◆ **Aim of the task**
Would you set down the data below exactly as shown?

◆ **Data**
<<<<

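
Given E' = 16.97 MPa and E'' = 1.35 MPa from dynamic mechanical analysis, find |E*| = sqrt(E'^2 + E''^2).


|E*| = sqrt(E'^2 + E''^2)
= sqrt(16.97^2 + 1.35^2)
= sqrt(287.9809 + 1.8225)
= 17.024 MPa

17.024 MPa


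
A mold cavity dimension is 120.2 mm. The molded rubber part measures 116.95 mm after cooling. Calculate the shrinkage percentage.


Shrinkage = (mold - part) / mold * 100
= (120.2 - 116.95) / 120.2 * 100
= 3.25 / 120.2 * 100
= 2.7%

2.7%


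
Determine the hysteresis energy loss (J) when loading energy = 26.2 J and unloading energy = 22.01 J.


Hysteresis loss = loading - unloading
= 26.2 - 22.01
= 4.19 J

4.19 J


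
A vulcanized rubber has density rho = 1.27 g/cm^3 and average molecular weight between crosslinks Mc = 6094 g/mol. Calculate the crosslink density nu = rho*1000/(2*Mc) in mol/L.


nu = rho * 1000 / (2 * Mc)
nu = 1.27 * 1000 / (2 * 6094)
nu = 1270.0 / 12188
nu = 0.1042 mol/L

0.1042 mol/L


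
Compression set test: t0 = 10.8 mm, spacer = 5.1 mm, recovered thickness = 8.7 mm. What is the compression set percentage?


CS = (t0 - recovered) / (t0 - ts) * 100
= (10.8 - 8.7) / (10.8 - 5.1) * 100
= 2.1 / 5.7 * 100
= 36.8%

36.8%


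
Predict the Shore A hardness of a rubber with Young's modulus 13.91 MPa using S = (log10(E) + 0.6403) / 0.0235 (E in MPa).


log10(E) = 0.0235*S - 0.6403  =>  S = (log10(E) + 0.6403) / 0.0235
log10(13.91) = 1.143327
S = (1.143327 + 0.6403) / 0.0235 = 1.783627 / 0.0235
S = 75.9

Shore A = 75.9


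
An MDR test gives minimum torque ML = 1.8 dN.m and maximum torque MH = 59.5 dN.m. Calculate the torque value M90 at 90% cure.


M90 = ML + 0.9 * (MH - ML)
M90 = 1.8 + 0.9 * (59.5 - 1.8)
M90 = 1.8 + 0.9 * 57.7
M90 = 53.73 dN.m

53.73 dN.m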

>>>>

◆ **Solved exercise**
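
Given E' = 16.97 MPa and E'' = 1.35 MPa from dynamic mechanical analysis, find |E*| = sqrt(E'^2 + E''^2).


|E*| = sqrt(E'^2 + E''^2)
= sqrt(16.97^2 + 1.35^2)
= sqrt(287.9809 + 1.8225)
= 17.024 MPa

17.024 MPa


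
A mold cavity dimension is 120.2 mm. The molded rubber part measures 116.95 mm after cooling. Calculate the shrinkage percentage.


Shrinkage = (mold - part) / mold * 100
= (120.2 - 116.95) / 120.2 * 100
= 3.25 / 120.2 * 100
= 2.7%

2.7%


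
Determine the hysteresis energy loss (J) when loading energy = 26.2 J and unloading energy = 22.01 J.


Hysteresis loss = loading - unloading
= 26.2 - 22.01
= 4.19 J

4.19 J


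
A vulcanized rubber has density rho = 1.27 g/cm^3 and average molecular weight between crosslinks Mc = 6094 g/mol. Calculate the crosslink density nu = rho*1000/(2*Mc) in mol/L.


nu = rho * 1000 / (2 * Mc)
nu = 1.27 * 1000 / (2 * 6094)
nu = 1270.0 / 12188
nu = 0.1042 mol/L

0.1042 mol/L


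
Compression set test: t0 = 10.8 mm, spacer = 5.1 mm, recovered thickness = 8.7 mm. What is the compression set percentage?


CS = (t0 - recovered) / (t0 - ts) * 100
= (10.8 - 8.7) / (10.8 - 5.1) * 100
= 2.1 / 5.7 * 100
= 36.8%

36.8%


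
Predict the Shore A hardness of a rubber with Young's modulus 13.91 MPa using S = (log10(E) + 0.6403) / 0.0235 (E in MPa).


log10(E) = 0.0235*S - 0.6403  =>  S = (log10(E) + 0.6403) / 0.0235
log10(13.91) = 1.143327
S = (1.143327 + 0.6403) / 0.0235 = 1.783627 / 0.0235
S = 75.9

Shore A = 75.9


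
An MDR test gives minimum torque ML = 1.8 dN.m and maximum torque MH = 59.5 dN.m. Calculate the torque value M90 at 90% cure.


M90 = ML + 0.9 * (MH - ML)
M90 = 1.8 + 0.9 * (59.5 - 1.8)
M90 = 1.8 + 0.9 * 57.7
M90 = 53.73 dN.m

53.73 dN.m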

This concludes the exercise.